• What needs to be done: When you reach the entries below, transcribe each line word for word.

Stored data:
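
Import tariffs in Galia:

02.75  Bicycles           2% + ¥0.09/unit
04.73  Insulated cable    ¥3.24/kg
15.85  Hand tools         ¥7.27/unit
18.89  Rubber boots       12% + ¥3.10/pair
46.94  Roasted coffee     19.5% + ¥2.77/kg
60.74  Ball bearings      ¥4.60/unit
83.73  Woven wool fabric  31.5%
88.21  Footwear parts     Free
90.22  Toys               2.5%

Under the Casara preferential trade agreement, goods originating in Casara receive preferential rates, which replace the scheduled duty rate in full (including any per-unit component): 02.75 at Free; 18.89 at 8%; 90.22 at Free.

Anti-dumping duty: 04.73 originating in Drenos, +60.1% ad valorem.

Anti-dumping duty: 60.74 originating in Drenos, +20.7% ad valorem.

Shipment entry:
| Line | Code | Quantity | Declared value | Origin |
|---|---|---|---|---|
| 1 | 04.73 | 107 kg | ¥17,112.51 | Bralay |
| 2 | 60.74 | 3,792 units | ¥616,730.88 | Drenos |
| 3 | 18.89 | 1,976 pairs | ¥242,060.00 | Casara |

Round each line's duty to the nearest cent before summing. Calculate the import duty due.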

• Result of this task:
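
Import tariffs in Galia:

02.75  Bicycles           2% + ¥0.09/unit
04.73  Insulated cable    ¥3.24/kg
15.85  Hand tools         ¥7.27/unit
18.89  Rubber boots       12% + ¥3.10/pair
46.94  Roasted coffee     19.5% + ¥2.77/kg
60.74  Ball bearings      ¥4.60/unit
83.73  Woven wool fabric  31.5%
88.21  Footwear parts     Free
90.22  Toys               2.5%

Under the Casara preferential trade agreement, goods originating in Casara receive preferential rates, which replace the scheduled duty rate in full (including any per-unit component): 02.75 at Free; 18.89 at 8%; 90.22 at Free.

Anti-dumping duty: 04.73 originating in Drenos, +60.1% ad valorem.

Anti-dumping duty: 60.74 originating in Drenos, +20.7% ad valorem.

Shipment entry:
| Line | Code | Quantity | Declared value | Origin |
|---|---|---|---|---|
| 1 | 04.73 | 107 kg | ¥17,112.51 | Bralay |
| 2 | 60.74 | 3,792 units | ¥616,730.88 | Drenos |
| 3 | 18.89 | 1,976 pairs | ¥242,060.00 | Casara |

Round each line's duty to the nearest cent before summing. Calculate the import duty due.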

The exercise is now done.